### DESCRIPTION OF THE TASK
Look through the data below. Pick out the lines holding the string "ordered".

[Collected data]
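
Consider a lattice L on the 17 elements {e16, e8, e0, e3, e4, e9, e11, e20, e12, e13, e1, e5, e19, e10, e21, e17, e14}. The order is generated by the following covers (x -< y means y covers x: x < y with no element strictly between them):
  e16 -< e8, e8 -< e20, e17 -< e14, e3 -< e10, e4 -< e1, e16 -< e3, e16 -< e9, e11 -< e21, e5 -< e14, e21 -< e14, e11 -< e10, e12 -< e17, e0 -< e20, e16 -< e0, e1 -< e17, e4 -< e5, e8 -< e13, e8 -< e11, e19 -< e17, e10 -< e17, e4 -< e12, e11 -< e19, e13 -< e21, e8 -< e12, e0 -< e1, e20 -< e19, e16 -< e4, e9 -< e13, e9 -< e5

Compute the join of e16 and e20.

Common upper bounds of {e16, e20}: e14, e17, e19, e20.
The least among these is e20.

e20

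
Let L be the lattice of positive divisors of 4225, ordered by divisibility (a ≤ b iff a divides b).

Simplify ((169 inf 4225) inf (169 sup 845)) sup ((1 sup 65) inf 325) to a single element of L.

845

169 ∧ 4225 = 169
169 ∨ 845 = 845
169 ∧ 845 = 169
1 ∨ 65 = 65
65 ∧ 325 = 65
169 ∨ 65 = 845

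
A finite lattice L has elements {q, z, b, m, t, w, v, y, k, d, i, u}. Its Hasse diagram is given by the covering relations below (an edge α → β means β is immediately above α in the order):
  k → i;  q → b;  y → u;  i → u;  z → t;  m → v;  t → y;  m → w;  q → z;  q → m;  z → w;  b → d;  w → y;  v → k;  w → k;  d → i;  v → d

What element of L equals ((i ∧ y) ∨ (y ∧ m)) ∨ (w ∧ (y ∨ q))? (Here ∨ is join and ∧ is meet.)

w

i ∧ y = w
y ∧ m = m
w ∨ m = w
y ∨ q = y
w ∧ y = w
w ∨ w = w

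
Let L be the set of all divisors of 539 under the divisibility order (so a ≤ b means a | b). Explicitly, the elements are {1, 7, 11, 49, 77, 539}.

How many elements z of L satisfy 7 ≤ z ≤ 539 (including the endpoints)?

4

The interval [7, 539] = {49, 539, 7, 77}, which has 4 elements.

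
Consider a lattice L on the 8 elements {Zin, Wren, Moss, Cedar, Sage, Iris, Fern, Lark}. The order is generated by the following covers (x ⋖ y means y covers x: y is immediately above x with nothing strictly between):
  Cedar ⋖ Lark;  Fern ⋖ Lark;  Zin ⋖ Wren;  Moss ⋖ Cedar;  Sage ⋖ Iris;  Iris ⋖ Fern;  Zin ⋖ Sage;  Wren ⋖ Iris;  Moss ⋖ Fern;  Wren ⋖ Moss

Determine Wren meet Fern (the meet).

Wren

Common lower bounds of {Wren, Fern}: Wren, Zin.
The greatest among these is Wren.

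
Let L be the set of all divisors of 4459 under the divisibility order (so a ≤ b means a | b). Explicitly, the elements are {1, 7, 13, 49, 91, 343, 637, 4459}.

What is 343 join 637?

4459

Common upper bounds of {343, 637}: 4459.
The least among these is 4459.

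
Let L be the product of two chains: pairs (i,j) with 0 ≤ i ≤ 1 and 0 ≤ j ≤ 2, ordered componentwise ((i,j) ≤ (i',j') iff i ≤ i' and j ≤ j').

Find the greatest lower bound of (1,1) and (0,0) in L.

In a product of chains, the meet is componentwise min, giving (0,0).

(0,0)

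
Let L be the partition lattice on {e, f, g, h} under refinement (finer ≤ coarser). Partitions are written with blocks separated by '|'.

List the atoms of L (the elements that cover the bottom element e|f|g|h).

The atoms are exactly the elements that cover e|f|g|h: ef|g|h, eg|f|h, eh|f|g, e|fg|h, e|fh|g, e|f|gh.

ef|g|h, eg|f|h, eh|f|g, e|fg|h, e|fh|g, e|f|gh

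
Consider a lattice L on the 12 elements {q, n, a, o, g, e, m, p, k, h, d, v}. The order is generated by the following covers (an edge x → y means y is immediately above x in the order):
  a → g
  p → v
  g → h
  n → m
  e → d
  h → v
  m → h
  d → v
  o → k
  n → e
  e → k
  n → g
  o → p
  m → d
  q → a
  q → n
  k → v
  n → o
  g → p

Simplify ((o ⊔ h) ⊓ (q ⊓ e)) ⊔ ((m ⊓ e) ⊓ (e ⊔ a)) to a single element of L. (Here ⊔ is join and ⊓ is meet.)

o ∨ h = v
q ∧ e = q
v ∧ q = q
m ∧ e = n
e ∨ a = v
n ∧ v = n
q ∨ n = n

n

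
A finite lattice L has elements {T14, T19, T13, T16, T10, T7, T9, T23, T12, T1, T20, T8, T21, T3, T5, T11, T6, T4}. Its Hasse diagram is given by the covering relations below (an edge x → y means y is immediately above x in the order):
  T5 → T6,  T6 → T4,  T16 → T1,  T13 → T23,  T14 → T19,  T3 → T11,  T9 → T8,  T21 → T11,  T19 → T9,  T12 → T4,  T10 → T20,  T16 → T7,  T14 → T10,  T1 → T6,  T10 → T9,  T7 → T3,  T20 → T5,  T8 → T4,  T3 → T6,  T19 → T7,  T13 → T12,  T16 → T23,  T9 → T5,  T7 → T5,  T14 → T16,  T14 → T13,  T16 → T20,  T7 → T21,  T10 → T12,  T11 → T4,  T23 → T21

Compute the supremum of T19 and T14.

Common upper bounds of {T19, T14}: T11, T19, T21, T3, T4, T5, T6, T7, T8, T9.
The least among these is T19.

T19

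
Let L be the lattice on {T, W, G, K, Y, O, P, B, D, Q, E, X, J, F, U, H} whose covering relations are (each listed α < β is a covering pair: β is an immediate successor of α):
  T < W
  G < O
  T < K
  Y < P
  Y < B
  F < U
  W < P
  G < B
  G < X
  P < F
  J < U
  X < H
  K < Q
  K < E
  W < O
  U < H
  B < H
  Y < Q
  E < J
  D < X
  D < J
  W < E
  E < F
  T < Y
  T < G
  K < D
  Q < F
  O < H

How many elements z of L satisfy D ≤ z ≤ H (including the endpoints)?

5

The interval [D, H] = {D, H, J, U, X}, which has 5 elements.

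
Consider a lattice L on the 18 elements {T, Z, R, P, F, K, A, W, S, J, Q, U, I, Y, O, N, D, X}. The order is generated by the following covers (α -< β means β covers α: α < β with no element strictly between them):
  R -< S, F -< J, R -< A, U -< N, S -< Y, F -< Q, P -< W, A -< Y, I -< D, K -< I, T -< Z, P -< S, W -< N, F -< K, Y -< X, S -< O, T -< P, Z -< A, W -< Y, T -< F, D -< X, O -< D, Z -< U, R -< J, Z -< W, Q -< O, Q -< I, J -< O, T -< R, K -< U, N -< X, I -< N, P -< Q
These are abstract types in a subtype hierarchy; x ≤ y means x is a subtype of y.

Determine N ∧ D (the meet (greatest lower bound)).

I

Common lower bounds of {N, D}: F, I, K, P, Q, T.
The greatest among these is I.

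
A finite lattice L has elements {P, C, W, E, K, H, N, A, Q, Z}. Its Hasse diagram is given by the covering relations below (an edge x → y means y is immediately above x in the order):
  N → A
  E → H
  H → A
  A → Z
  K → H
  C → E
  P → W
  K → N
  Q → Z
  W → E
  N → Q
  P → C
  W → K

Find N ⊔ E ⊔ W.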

### RESULT OF THE TASK
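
Let L be the lattice of positive divisors of 4225, ordered by divisibility (a ≤ b iff a divides b).
Let L be the product of two chains: pairs (i,j) with 0 ≤ i ≤ 1 and 0 ≤ j ≤ 2, ordered componentwise ((i,j) ≤ (i',j') iff i ≤ i' and j ≤ j').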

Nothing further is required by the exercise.